- WORK TO BE COMPLETED
Only the lines from the one containing "Answer: 53459" through the one containing "Answer: $-3780$" should be printed, exactly as they appear below, with both ends included.

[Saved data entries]
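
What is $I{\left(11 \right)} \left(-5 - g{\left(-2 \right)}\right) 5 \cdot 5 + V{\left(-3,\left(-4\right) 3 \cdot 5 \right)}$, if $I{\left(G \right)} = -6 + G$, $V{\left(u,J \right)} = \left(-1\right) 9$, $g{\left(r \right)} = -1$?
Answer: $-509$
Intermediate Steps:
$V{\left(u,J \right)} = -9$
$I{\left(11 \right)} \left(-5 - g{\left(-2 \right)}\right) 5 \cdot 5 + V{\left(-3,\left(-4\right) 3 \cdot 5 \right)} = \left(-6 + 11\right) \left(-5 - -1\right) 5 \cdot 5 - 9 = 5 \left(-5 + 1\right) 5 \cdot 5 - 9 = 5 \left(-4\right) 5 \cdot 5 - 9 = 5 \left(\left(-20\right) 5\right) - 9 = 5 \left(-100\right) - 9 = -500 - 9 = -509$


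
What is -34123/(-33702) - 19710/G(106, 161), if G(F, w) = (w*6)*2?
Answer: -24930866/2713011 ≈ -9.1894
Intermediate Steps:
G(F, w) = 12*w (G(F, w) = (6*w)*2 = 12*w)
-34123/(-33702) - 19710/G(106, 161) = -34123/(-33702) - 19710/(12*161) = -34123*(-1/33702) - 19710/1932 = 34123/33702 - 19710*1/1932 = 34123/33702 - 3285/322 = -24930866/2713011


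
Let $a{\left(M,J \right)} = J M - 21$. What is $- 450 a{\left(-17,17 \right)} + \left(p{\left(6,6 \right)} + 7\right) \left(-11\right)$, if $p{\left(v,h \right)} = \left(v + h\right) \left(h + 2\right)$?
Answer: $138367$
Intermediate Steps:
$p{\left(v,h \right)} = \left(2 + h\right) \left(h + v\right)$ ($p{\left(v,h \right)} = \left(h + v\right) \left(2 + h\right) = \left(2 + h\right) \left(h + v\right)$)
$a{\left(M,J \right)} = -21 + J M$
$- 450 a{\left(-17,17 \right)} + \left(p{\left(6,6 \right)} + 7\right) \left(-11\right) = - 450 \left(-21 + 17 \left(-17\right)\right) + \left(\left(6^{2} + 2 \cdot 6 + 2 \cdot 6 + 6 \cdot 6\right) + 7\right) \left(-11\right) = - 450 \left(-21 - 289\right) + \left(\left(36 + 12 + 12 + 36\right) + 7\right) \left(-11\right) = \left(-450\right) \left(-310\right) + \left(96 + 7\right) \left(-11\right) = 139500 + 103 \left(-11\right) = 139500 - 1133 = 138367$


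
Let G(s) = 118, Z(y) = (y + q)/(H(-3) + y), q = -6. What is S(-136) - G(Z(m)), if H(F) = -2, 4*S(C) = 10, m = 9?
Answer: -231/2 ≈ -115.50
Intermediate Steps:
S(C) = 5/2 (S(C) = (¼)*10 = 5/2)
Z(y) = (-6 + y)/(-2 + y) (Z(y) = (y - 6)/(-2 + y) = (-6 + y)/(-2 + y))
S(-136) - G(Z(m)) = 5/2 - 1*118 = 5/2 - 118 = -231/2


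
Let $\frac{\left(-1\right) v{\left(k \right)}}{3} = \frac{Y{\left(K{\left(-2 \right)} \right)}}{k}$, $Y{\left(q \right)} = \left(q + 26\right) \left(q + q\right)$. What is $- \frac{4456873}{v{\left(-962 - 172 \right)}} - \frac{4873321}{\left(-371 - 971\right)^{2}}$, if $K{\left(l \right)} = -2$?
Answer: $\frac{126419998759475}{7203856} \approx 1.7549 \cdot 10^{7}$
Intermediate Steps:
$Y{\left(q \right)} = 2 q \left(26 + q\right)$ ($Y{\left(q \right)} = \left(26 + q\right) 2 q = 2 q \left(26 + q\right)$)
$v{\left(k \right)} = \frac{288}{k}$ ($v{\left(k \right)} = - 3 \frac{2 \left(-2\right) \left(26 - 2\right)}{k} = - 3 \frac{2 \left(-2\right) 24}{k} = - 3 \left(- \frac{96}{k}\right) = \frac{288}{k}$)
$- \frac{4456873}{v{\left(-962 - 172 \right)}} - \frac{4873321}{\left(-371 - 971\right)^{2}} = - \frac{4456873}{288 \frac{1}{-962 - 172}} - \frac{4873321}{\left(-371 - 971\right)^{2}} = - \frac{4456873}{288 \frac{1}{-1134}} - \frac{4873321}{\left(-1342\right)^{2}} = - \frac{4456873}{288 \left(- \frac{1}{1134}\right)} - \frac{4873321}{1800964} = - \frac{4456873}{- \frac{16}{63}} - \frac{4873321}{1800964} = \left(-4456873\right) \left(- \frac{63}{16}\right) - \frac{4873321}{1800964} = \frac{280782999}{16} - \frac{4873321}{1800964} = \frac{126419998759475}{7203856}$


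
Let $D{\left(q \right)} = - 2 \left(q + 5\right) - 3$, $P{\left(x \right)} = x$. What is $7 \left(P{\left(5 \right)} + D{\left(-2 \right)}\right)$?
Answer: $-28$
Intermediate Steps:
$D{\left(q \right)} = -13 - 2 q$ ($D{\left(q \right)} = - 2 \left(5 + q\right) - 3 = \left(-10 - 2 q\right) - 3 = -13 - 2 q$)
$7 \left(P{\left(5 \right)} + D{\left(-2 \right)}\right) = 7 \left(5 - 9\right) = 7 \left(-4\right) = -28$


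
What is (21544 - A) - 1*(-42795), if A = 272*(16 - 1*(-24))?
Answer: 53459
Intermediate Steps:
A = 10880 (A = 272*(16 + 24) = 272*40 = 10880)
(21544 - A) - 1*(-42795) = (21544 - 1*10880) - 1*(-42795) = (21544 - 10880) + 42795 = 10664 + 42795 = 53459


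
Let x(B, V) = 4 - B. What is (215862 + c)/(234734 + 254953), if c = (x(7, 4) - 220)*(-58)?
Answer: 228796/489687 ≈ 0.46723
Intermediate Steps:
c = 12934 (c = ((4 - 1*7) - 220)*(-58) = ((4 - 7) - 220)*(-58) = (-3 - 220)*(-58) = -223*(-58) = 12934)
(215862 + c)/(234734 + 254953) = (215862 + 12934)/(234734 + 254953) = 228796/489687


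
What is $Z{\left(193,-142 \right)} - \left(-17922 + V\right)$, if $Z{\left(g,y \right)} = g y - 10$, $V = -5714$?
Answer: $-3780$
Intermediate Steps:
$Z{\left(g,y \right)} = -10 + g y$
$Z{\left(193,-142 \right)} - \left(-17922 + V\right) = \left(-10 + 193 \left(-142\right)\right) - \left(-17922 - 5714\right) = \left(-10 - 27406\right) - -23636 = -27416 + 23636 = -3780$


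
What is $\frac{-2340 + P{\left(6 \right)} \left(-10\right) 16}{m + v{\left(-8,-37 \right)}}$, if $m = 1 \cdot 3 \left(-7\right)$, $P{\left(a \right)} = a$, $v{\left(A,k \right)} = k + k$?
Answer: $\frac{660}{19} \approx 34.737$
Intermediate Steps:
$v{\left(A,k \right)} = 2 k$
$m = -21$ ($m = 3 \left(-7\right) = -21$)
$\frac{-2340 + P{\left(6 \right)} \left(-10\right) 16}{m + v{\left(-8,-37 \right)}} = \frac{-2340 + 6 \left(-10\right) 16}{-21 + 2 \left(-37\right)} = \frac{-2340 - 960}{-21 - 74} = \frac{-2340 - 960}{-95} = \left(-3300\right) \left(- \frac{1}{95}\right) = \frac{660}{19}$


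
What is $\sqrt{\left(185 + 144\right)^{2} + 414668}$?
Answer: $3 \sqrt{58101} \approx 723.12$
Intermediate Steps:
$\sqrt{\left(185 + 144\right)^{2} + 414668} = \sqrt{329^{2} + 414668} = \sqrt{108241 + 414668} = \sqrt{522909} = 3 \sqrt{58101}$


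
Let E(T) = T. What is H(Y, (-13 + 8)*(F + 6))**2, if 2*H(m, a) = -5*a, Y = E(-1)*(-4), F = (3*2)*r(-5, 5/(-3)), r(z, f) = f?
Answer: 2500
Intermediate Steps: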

- EXPECTED ANSWER
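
Answer: 53459
Intermediate Steps:
A = 10880 (A = 272*(16 + 24) = 272*40 = 10880)
(21544 - A) - 1*(-42795) = (21544 - 1*10880) - 1*(-42795) = (21544 - 10880) + 42795 = 10664 + 42795 = 53459


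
Let x(B, V) = 4 - B. What is (215862 + c)/(234734 + 254953), if c = (x(7, 4) - 220)*(-58)?
Answer: 228796/489687 ≈ 0.46723
Intermediate Steps:
c = 12934 (c = ((4 - 1*7) - 220)*(-58) = ((4 - 7) - 220)*(-58) = (-3 - 220)*(-58) = -223*(-58) = 12934)
(215862 + c)/(234734 + 254953) = (215862 + 12934)/(234734 + 254953) = 228796/489687


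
What is $Z{\left(193,-142 \right)} - \left(-17922 + V\right)$, if $Z{\left(g,y \right)} = g y - 10$, $V = -5714$?
Answer: $-3780$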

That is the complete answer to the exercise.